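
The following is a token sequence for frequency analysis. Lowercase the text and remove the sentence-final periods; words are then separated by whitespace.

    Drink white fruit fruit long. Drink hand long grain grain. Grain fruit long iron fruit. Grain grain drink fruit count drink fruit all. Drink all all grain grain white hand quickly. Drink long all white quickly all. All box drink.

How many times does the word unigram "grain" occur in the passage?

Scanning the 40 tokens for "grain":
  position 9: grain
  position 10: grain
  position 11: grain
  position 16: grain
  position 17: grain
  position 27: grain
  position 28: grain

7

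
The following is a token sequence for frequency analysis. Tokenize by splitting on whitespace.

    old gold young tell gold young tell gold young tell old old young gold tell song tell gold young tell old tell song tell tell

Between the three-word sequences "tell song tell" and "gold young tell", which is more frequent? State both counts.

"tell song tell": 2 occurrences
"gold young tell": 4 occurrences

"gold young tell" (4 vs 2)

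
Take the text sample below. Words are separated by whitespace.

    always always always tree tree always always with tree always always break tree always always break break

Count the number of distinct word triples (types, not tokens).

12

17 tokens → 15 trigram windows in total.
Repeated trigrams (each contributes count−1 duplicates):
  tree always always: 3
  always always break: 2
3 duplicate windows → 15 − 3 = 12 distinct.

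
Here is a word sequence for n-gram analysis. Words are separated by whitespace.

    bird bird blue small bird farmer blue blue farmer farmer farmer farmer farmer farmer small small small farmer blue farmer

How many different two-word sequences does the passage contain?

20 tokens → 19 bigram windows in total.
Repeated bigrams (each contributes count−1 duplicates):
  farmer farmer: 5
  blue farmer: 2
  farmer blue: 2
  small small: 2
7 duplicate windows → 19 − 7 = 12 distinct.

12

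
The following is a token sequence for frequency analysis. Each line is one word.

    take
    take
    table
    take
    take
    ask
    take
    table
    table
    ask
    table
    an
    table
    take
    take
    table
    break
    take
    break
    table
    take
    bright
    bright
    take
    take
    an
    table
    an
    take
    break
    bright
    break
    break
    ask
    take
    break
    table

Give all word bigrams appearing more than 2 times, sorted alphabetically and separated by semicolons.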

_____

● **Exercise**
Copy the whole listing once more, exactly.

● **Answer space**
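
The following is a token sequence for frequency analysis. Lowercase the text and remove the sentence-final periods; words are then separated by whitespace.

    Drink white fruit fruit long. Drink hand long grain grain. Grain fruit long iron fruit. Grain grain drink fruit count drink fruit all. Drink all all grain grain white hand quickly. Drink long all white quickly all. All box drink.

How many times does the word unigram "grain" occur in the passage?

Scanning the 40 tokens for "grain":
  position 9: grain
  position 10: grain
  position 11: grain
  position 16: grain
  position 17: grain
  position 27: grain
  position 28: grain

7

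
The following is a token sequence for frequency analysis. Tokenize by splitting on whitespace.

    old gold young tell gold young tell gold young tell old old young gold tell song tell gold young tell old tell song tell tell

Between the three-word sequences "tell song tell" and "gold young tell", which is more frequent? State both counts.

"tell song tell": 2 occurrences
"gold young tell": 4 occurrences

"gold young tell" (4 vs 2)

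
Take the text sample below. Words are separated by whitespace.

    always always always tree tree always always with tree always always break tree always always break break

Count the number of distinct word triples (types, not tokens).

12

17 tokens → 15 trigram windows in total.
Repeated trigrams (each contributes count−1 duplicates):
  tree always always: 3
  always always break: 2
3 duplicate windows → 15 − 3 = 12 distinct.

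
Here is a word sequence for n-gram analysis. Words are separated by whitespace.

    bird bird blue small bird farmer blue blue farmer farmer farmer farmer farmer farmer small small small farmer blue farmer

How many different two-word sequences does the passage contain?

20 tokens → 19 bigram windows in total.
Repeated bigrams (each contributes count−1 duplicates):
  farmer farmer: 5
  blue farmer: 2
  farmer blue: 2
  small small: 2
7 duplicate windows → 19 − 7 = 12 distinct.

12

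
The following is a token sequence for frequency analysis. Each line is one word.

    take
    take
    table
    take
    take
    ask
    take
    table
    table
    ask
    table
    an
    table
    take
    take
    table
    break
    take
    break
    table
    take
    bright
    bright
    take
    take
    an
    table
    an
    take
    break
    bright
    break
    break
    ask
    take
    break
    table

Give all word bigrams appearing more than 2 times, sorted alphabetically and separated by semicolons.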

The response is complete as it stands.